EXERCISE PROMPT -
Examine the data below and state how many lines contain "blocks", offering no other words.
:: TASK INPUT
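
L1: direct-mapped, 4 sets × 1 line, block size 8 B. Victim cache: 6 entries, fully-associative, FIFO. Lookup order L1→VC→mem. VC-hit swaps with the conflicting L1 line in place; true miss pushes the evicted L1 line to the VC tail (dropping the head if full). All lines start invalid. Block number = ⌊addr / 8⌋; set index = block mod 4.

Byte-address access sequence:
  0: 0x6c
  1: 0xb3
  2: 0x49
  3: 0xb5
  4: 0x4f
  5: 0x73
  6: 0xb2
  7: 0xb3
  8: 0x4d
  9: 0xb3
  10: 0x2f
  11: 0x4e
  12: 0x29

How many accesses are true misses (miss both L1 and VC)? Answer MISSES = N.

#0 0x6c→b13/s1 MISS; vc=[]
#1 0xb3→b22/s2 MISS; vc=[]
#2 0x49→b9/s1 MISS; vc=[13]
#3 0xb5→b22/s2 L1-HIT; vc=[13]
#4 0x4f→b9/s1 L1-HIT; vc=[13]
#5 0x73→b14/s2 MISS; vc=[13,22]
#6 0xb2→b22/s2 VC-HIT; vc=[13,14]
#7 0xb3→b22/s2 L1-HIT; vc=[13,14]
#8 0x4d→b9/s1 L1-HIT; vc=[13,14]
#9 0xb3→b22/s2 L1-HIT; vc=[13,14]
#10 0x2f→b5/s1 MISS; vc=[13,14,9]
#11 0x4e→b9/s1 VC-HIT; vc=[13,14,5]
#12 0x29→b5/s1 VC-HIT; vc=[13,14,9]

MISSES = 5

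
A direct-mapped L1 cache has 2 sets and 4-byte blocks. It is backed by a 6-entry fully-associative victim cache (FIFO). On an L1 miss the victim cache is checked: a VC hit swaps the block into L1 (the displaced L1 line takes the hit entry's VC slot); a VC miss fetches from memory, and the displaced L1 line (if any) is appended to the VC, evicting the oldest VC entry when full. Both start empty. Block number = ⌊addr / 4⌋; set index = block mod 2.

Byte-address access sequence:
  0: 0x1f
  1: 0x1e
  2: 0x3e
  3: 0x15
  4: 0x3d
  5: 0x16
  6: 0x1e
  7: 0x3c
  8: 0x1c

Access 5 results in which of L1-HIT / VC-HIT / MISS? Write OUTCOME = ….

#0 0x1f→b7/s1 MISS; vc=[]
#1 0x1e→b7/s1 L1-HIT; vc=[]
#2 0x3e→b15/s1 MISS; vc=[7]
#3 0x15→b5/s1 MISS; vc=[7,15]
#4 0x3d→b15/s1 VC-HIT; vc=[7,5]
#5 0x16→b5/s1 VC-HIT; vc=[7,15]
#6 0x1e→b7/s1 VC-HIT; vc=[5,15]
#7 0x3c→b15/s1 VC-HIT; vc=[5,7]
#8 0x1c→b7/s1 VC-HIT; vc=[5,15]

OUTCOME = VC-HIT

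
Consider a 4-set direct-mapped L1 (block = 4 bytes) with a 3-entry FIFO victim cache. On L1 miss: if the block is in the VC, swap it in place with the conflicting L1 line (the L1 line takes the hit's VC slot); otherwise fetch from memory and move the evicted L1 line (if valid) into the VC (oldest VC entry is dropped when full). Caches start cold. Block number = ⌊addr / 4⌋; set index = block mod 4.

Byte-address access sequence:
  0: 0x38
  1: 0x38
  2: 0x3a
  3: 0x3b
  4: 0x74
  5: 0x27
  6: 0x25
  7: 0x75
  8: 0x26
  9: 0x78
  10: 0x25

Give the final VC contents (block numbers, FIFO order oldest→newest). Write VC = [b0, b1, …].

VC = [29, 14]

#0 0x38→b14/s2 MISS; vc=[]
#1 0x38→b14/s2 L1-HIT; vc=[]
#2 0x3a→b14/s2 L1-HIT; vc=[]
#3 0x3b→b14/s2 L1-HIT; vc=[]
#4 0x74→b29/s1 MISS; vc=[]
#5 0x27→b9/s1 MISS; vc=[29]
#6 0x25→b9/s1 L1-HIT; vc=[29]
#7 0x75→b29/s1 VC-HIT; vc=[9]
#8 0x26→b9/s1 VC-HIT; vc=[29]
#9 0x78→b30/s2 MISS; vc=[29,14]
#10 0x25→b9/s1 L1-HIT; vc=[29,14]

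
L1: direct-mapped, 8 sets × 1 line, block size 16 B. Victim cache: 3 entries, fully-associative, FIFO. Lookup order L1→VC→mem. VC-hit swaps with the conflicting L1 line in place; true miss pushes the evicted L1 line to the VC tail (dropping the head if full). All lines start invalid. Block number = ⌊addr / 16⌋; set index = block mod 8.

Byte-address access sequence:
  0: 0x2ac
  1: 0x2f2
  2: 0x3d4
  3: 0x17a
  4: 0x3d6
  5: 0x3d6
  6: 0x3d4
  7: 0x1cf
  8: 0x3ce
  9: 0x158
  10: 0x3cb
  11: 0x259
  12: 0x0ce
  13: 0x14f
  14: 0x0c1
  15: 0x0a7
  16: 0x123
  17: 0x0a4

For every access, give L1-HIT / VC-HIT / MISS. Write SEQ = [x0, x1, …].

  [0] addr=0x2ac blk=42 s=2: MISS | VC []
  [1] addr=0x2f2 blk=47 s=7: MISS | VC []
  [2] addr=0x3d4 blk=61 s=5: MISS | VC []
  [3] addr=0x17a blk=23 s=7: MISS | VC [47]
  [4] addr=0x3d6 blk=61 s=5: L1-HIT | VC [47]
  [5] addr=0x3d6 blk=61 s=5: L1-HIT | VC [47]
  [6] addr=0x3d4 blk=61 s=5: L1-HIT | VC [47]
  [7] addr=0x1cf blk=28 s=4: MISS | VC [47]
  [8] addr=0x3ce blk=60 s=4: MISS | VC [47, 28]
  [9] addr=0x158 blk=21 s=5: MISS | VC [47, 28, 61]
  [10] addr=0x3cb blk=60 s=4: L1-HIT | VC [47, 28, 61]
  [11] addr=0x259 blk=37 s=5: MISS | VC [28, 61, 21]
  [12] addr=0xce blk=12 s=4: MISS | VC [61, 21, 60]
  [13] addr=0x14f blk=20 s=4: MISS | VC [21, 60, 12]
  [14] addr=0xc1 blk=12 s=4: VC-HIT | VC [21, 60, 20]
  [15] addr=0xa7 blk=10 s=2: MISS | VC [60, 20, 42]
  [16] addr=0x123 blk=18 s=2: MISS | VC [20, 42, 10]
  [17] addr=0xa4 blk=10 s=2: VC-HIT | VC [20, 42, 18]

SEQ = [MISS, MISS, MISS, MISS, L1-HIT, L1-HIT, L1-HIT, MISS, MISS, MISS, L1-HIT, MISS, MISS, MISS, VC-HIT, MISS, MISS, VC-HIT]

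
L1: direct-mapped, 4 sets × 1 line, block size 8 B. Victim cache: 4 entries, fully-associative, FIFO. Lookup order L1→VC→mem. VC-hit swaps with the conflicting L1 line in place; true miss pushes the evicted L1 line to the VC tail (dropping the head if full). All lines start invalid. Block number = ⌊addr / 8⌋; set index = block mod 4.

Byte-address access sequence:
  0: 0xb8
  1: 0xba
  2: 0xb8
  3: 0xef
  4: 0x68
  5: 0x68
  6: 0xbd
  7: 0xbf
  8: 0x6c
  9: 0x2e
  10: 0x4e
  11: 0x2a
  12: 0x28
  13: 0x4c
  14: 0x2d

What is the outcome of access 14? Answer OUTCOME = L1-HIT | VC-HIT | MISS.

  [0] addr=0xb8 blk=23 s=3: MISS | VC []
  [1] addr=0xba blk=23 s=3: L1-HIT | VC []
  [2] addr=0xb8 blk=23 s=3: L1-HIT | VC []
  [3] addr=0xef blk=29 s=1: MISS | VC []
  [4] addr=0x68 blk=13 s=1: MISS | VC [29]
  [5] addr=0x68 blk=13 s=1: L1-HIT | VC [29]
  [6] addr=0xbd blk=23 s=3: L1-HIT | VC [29]
  [7] addr=0xbf blk=23 s=3: L1-HIT | VC [29]
  [8] addr=0x6c blk=13 s=1: L1-HIT | VC [29]
  [9] addr=0x2e blk=5 s=1: MISS | VC [29, 13]
  [10] addr=0x4e blk=9 s=1: MISS | VC [29, 13, 5]
  [11] addr=0x2a blk=5 s=1: VC-HIT | VC [29, 13, 9]
  [12] addr=0x28 blk=5 s=1: L1-HIT | VC [29, 13, 9]
  [13] addr=0x4c blk=9 s=1: VC-HIT | VC [29, 13, 5]
  [14] addr=0x2d blk=5 s=1: VC-HIT | VC [29, 13, 9]

OUTCOME = VC-HIT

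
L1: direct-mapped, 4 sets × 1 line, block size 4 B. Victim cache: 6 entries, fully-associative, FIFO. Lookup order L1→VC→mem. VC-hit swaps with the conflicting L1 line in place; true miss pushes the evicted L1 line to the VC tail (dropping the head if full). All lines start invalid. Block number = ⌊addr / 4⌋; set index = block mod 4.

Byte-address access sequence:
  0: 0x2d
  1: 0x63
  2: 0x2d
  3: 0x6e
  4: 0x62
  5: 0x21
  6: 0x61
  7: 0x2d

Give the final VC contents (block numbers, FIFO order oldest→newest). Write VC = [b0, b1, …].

VC = [27, 8]

#0 0x2d→b11/s3 MISS; vc=[]
#1 0x63→b24/s0 MISS; vc=[]
#2 0x2d→b11/s3 L1-HIT; vc=[]
#3 0x6e→b27/s3 MISS; vc=[11]
#4 0x62→b24/s0 L1-HIT; vc=[11]
#5 0x21→b8/s0 MISS; vc=[11,24]
#6 0x61→b24/s0 VC-HIT; vc=[11,8]
#7 0x2d→b11/s3 VC-HIT; vc=[27,8]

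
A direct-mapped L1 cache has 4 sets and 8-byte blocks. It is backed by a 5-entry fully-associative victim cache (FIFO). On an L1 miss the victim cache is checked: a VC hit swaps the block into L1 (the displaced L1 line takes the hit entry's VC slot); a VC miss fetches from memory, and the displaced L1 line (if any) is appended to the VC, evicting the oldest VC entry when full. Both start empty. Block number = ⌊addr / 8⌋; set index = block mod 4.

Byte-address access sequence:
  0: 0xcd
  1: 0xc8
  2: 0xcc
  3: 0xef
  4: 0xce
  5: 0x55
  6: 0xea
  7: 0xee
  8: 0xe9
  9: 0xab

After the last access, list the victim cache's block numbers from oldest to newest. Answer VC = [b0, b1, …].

VC = [25, 29]

#0 0xcd→b25/s1 MISS; vc=[]
#1 0xc8→b25/s1 L1-HIT; vc=[]
#2 0xcc→b25/s1 L1-HIT; vc=[]
#3 0xef→b29/s1 MISS; vc=[25]
#4 0xce→b25/s1 VC-HIT; vc=[29]
#5 0x55→b10/s2 MISS; vc=[29]
#6 0xea→b29/s1 VC-HIT; vc=[25]
#7 0xee→b29/s1 L1-HIT; vc=[25]
#8 0xe9→b29/s1 L1-HIT; vc=[25]
#9 0xab→b21/s1 MISS; vc=[25,29]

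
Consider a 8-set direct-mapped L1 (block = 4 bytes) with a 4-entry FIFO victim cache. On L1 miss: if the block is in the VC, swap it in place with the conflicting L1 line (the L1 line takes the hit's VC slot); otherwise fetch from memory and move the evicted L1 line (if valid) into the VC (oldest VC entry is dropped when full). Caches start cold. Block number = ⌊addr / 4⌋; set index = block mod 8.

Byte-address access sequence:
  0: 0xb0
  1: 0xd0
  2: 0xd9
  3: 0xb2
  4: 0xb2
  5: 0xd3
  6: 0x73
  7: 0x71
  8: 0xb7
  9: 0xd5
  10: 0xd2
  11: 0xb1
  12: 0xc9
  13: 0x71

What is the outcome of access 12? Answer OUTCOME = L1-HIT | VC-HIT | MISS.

OUTCOME = MISS

0: 0xb0 (blk 44, set 4) → MISS  vc=[]
1: 0xd0 (blk 52, set 4) → MISS  vc=[44]
2: 0xd9 (blk 54, set 6) → MISS  vc=[44]
3: 0xb2 (blk 44, set 4) → VC-HIT  vc=[52]
4: 0xb2 (blk 44, set 4) → L1-HIT  vc=[52]
5: 0xd3 (blk 52, set 4) → VC-HIT  vc=[44]
6: 0x73 (blk 28, set 4) → MISS  vc=[44, 52]
7: 0x71 (blk 28, set 4) → L1-HIT  vc=[44, 52]
8: 0xb7 (blk 45, set 5) → MISS  vc=[44, 52]
9: 0xd5 (blk 53, set 5) → MISS  vc=[44, 52, 45]
10: 0xd2 (blk 52, set 4) → VC-HIT  vc=[44, 28, 45]
11: 0xb1 (blk 44, set 4) → VC-HIT  vc=[52, 28, 45]
12: 0xc9 (blk 50, set 2) → MISS  vc=[52, 28, 45]
13: 0x71 (blk 28, set 4) → VC-HIT  vc=[52, 44, 45]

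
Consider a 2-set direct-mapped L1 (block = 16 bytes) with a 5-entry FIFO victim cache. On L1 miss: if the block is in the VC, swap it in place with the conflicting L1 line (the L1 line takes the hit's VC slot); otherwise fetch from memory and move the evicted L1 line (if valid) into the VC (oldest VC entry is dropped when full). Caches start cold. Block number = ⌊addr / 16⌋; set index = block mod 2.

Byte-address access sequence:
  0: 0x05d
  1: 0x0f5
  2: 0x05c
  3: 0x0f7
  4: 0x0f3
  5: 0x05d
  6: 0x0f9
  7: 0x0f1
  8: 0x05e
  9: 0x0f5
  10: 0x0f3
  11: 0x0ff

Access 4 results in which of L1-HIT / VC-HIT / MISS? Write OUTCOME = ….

OUTCOME = L1-HIT

  [0] addr=0x5d blk=5 s=1: MISS | VC []
  [1] addr=0xf5 blk=15 s=1: MISS | VC [5]
  [2] addr=0x5c blk=5 s=1: VC-HIT | VC [15]
  [3] addr=0xf7 blk=15 s=1: VC-HIT | VC [5]
  [4] addr=0xf3 blk=15 s=1: L1-HIT | VC [5]
  [5] addr=0x5d blk=5 s=1: VC-HIT | VC [15]
  [6] addr=0xf9 blk=15 s=1: VC-HIT | VC [5]
  [7] addr=0xf1 blk=15 s=1: L1-HIT | VC [5]
  [8] addr=0x5e blk=5 s=1: VC-HIT | VC [15]
  [9] addr=0xf5 blk=15 s=1: VC-HIT | VC [5]
  [10] addr=0xf3 blk=15 s=1: L1-HIT | VC [5]
  [11] addr=0xff blk=15 s=1: L1-HIT | VC [5]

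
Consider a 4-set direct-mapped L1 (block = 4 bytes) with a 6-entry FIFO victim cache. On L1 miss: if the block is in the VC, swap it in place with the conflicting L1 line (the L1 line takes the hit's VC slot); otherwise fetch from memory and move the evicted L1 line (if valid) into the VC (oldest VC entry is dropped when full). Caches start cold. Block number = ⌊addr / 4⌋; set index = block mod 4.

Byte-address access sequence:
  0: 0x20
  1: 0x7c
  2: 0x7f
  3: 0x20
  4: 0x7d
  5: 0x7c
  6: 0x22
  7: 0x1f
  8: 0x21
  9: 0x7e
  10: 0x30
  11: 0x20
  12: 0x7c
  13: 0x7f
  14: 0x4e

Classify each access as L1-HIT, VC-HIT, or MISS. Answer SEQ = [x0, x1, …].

#0 0x20→b8/s0 MISS; vc=[]
#1 0x7c→b31/s3 MISS; vc=[]
#2 0x7f→b31/s3 L1-HIT; vc=[]
#3 0x20→b8/s0 L1-HIT; vc=[]
#4 0x7d→b31/s3 L1-HIT; vc=[]
#5 0x7c→b31/s3 L1-HIT; vc=[]
#6 0x22→b8/s0 L1-HIT; vc=[]
#7 0x1f→b7/s3 MISS; vc=[31]
#8 0x21→b8/s0 L1-HIT; vc=[31]
#9 0x7e→b31/s3 VC-HIT; vc=[7]
#10 0x30→b12/s0 MISS; vc=[7,8]
#11 0x20→b8/s0 VC-HIT; vc=[7,12]
#12 0x7c→b31/s3 L1-HIT; vc=[7,12]
#13 0x7f→b31/s3 L1-HIT; vc=[7,12]
#14 0x4e→b19/s3 MISS; vc=[7,12,31]

SEQ = [MISS, MISS, L1-HIT, L1-HIT, L1-HIT, L1-HIT, L1-HIT, MISS, L1-HIT, VC-HIT, MISS, VC-HIT, L1-HIT, L1-HIT, MISS]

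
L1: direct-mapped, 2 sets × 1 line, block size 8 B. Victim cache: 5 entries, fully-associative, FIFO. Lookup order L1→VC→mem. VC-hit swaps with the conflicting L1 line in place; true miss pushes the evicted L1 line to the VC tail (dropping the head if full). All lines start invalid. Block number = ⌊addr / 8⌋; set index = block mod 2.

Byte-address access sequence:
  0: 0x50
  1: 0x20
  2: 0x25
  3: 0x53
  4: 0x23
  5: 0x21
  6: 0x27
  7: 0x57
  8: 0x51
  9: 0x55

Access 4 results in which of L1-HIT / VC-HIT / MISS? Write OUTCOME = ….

  [0] addr=0x50 blk=10 s=0: MISS | VC []
  [1] addr=0x20 blk=4 s=0: MISS | VC [10]
  [2] addr=0x25 blk=4 s=0: L1-HIT | VC [10]
  [3] addr=0x53 blk=10 s=0: VC-HIT | VC [4]
  [4] addr=0x23 blk=4 s=0: VC-HIT | VC [10]
  [5] addr=0x21 blk=4 s=0: L1-HIT | VC [10]
  [6] addr=0x27 blk=4 s=0: L1-HIT | VC [10]
  [7] addr=0x57 blk=10 s=0: VC-HIT | VC [4]
  [8] addr=0x51 blk=10 s=0: L1-HIT | VC [4]
  [9] addr=0x55 blk=10 s=0: L1-HIT | VC [4]

OUTCOME = VC-HIT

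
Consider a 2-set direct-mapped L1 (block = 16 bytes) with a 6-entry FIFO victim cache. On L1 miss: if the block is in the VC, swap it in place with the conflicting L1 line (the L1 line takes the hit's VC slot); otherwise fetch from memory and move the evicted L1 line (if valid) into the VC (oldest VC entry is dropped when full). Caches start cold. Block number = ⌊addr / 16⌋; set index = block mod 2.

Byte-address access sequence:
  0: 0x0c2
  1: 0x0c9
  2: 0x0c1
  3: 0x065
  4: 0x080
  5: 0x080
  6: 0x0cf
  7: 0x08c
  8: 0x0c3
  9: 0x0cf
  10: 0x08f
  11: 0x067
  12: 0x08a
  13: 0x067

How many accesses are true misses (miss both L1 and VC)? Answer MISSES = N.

  [0] addr=0xc2 blk=12 s=0: MISS | VC []
  [1] addr=0xc9 blk=12 s=0: L1-HIT | VC []
  [2] addr=0xc1 blk=12 s=0: L1-HIT | VC []
  [3] addr=0x65 blk=6 s=0: MISS | VC [12]
  [4] addr=0x80 blk=8 s=0: MISS | VC [12, 6]
  [5] addr=0x80 blk=8 s=0: L1-HIT | VC [12, 6]
  [6] addr=0xcf blk=12 s=0: VC-HIT | VC [8, 6]
  [7] addr=0x8c blk=8 s=0: VC-HIT | VC [12, 6]
  [8] addr=0xc3 blk=12 s=0: VC-HIT | VC [8, 6]
  [9] addr=0xcf blk=12 s=0: L1-HIT | VC [8, 6]
  [10] addr=0x8f blk=8 s=0: VC-HIT | VC [12, 6]
  [11] addr=0x67 blk=6 s=0: VC-HIT | VC [12, 8]
  [12] addr=0x8a blk=8 s=0: VC-HIT | VC [12, 6]
  [13] addr=0x67 blk=6 s=0: VC-HIT | VC [12, 8]

MISSES = 3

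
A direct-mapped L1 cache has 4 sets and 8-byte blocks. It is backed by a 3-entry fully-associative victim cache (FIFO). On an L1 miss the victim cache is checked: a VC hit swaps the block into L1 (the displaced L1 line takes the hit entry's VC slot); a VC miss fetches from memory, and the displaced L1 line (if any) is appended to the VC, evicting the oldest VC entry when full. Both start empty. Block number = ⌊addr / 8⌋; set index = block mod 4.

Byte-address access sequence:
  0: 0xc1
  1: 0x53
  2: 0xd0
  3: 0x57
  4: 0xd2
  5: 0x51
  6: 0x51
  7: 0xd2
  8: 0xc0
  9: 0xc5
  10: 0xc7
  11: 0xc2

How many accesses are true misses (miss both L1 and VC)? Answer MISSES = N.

MISSES = 3

#0 0xc1→b24/s0 MISS; vc=[]
#1 0x53→b10/s2 MISS; vc=[]
#2 0xd0→b26/s2 MISS; vc=[10]
#3 0x57→b10/s2 VC-HIT; vc=[26]
#4 0xd2→b26/s2 VC-HIT; vc=[10]
#5 0x51→b10/s2 VC-HIT; vc=[26]
#6 0x51→b10/s2 L1-HIT; vc=[26]
#7 0xd2→b26/s2 VC-HIT; vc=[10]
#8 0xc0→b24/s0 L1-HIT; vc=[10]
#9 0xc5→b24/s0 L1-HIT; vc=[10]
#10 0xc7→b24/s0 L1-HIT; vc=[10]
#11 0xc2→b24/s0 L1-HIT; vc=[10]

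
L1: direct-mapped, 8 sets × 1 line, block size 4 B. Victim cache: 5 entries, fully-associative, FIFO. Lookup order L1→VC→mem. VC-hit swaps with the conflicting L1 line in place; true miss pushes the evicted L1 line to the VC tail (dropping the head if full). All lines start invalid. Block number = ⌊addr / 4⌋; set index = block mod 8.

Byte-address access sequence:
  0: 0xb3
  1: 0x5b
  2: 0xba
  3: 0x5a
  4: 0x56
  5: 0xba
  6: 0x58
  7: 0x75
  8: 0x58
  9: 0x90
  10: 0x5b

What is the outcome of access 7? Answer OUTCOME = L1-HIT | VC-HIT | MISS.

OUTCOME = MISS

#0 0xb3→b44/s4 MISS; vc=[]
#1 0x5b→b22/s6 MISS; vc=[]
#2 0xba→b46/s6 MISS; vc=[22]
#3 0x5a→b22/s6 VC-HIT; vc=[46]
#4 0x56→b21/s5 MISS; vc=[46]
#5 0xba→b46/s6 VC-HIT; vc=[22]
#6 0x58→b22/s6 VC-HIT; vc=[46]
#7 0x75→b29/s5 MISS; vc=[46,21]
#8 0x58→b22/s6 L1-HIT; vc=[46,21]
#9 0x90→b36/s4 MISS; vc=[46,21,44]
#10 0x5b→b22/s6 L1-HIT; vc=[46,21,44]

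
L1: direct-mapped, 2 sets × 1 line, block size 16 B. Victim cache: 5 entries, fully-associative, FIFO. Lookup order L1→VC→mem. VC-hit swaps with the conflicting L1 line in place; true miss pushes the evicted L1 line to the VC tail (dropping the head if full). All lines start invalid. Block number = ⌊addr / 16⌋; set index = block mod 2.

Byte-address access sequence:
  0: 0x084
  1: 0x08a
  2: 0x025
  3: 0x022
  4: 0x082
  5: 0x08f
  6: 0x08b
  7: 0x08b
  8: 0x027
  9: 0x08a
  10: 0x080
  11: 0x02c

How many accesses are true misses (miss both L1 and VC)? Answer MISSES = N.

  [0] addr=0x84 blk=8 s=0: MISS | VC []
  [1] addr=0x8a blk=8 s=0: L1-HIT | VC []
  [2] addr=0x25 blk=2 s=0: MISS | VC [8]
  [3] addr=0x22 blk=2 s=0: L1-HIT | VC [8]
  [4] addr=0x82 blk=8 s=0: VC-HIT | VC [2]
  [5] addr=0x8f blk=8 s=0: L1-HIT | VC [2]
  [6] addr=0x8b blk=8 s=0: L1-HIT | VC [2]
  [7] addr=0x8b blk=8 s=0: L1-HIT | VC [2]
  [8] addr=0x27 blk=2 s=0: VC-HIT | VC [8]
  [9] addr=0x8a blk=8 s=0: VC-HIT | VC [2]
  [10] addr=0x80 blk=8 s=0: L1-HIT | VC [2]
  [11] addr=0x2c blk=2 s=0: VC-HIT | VC [8]

MISSES = 2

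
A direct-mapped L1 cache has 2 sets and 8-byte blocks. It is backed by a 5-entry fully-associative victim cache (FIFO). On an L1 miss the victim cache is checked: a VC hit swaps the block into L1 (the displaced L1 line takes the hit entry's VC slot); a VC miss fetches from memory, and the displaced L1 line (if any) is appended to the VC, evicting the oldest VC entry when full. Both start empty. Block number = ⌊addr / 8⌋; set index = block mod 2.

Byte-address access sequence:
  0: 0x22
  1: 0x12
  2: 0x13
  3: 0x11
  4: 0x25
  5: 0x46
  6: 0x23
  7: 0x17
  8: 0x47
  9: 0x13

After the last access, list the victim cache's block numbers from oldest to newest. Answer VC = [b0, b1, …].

VC = [4, 8]

#0 0x22→b4/s0 MISS; vc=[]
#1 0x12→b2/s0 MISS; vc=[4]
#2 0x13→b2/s0 L1-HIT; vc=[4]
#3 0x11→b2/s0 L1-HIT; vc=[4]
#4 0x25→b4/s0 VC-HIT; vc=[2]
#5 0x46→b8/s0 MISS; vc=[2,4]
#6 0x23→b4/s0 VC-HIT; vc=[2,8]
#7 0x17→b2/s0 VC-HIT; vc=[4,8]
#8 0x47→b8/s0 VC-HIT; vc=[4,2]
#9 0x13→b2/s0 VC-HIT; vc=[4,8]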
::::
WRITTEN RESPONSE -
4